Problem to solve: From the entries below, say how many lines carry the word "nearest", and give nothing but the number.

Data supplied:
————————

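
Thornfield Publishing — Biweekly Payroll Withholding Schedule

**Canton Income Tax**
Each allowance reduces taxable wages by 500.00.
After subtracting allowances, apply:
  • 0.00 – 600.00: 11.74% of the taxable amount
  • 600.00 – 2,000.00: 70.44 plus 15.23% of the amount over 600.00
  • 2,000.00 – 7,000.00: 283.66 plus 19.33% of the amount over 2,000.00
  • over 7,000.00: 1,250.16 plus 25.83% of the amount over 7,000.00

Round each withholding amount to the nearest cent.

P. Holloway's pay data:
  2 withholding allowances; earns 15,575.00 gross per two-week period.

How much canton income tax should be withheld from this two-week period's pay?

Canton Income Tax: taxable = 15,575.00 − 2×500.00 = 14,575.00
  1,250.16 + 25.83% × (14,575.00 − 7,000.00) = 1,250.16 + 25.83% × 7,575.00 = 3,206.78

3,206.78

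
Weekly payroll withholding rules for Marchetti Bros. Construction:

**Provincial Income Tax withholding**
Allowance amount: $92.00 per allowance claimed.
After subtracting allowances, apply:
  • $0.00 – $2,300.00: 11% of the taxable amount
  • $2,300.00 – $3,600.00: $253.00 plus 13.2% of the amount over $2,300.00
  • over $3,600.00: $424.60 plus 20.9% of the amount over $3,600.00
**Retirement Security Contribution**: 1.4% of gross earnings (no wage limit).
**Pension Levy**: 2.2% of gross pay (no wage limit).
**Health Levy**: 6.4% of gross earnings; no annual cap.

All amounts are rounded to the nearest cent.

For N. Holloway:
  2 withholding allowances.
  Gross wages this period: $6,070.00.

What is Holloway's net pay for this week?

Provincial Income Tax: taxable = $6,070.00 − 2×$92.00 = $5,886.00
  $424.60 + 20.9% × ($5,886.00 − $3,600.00) = $424.60 + 20.9% × $2,286.00 = $902.37
Retirement Security Contribution: 1.4% × $6,070.00 = $84.98
Pension Levy: 2.2% × $6,070.00 = $133.54
Health Levy: 6.4% × $6,070.00 = $388.48
Total withheld: $902.37 + $84.98 + $133.54 + $388.48 = $1,509.37
Net pay: $6,070.00 − $1,509.37 = $4,560.63

$4,560.63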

————————

Reply to the exercise: 2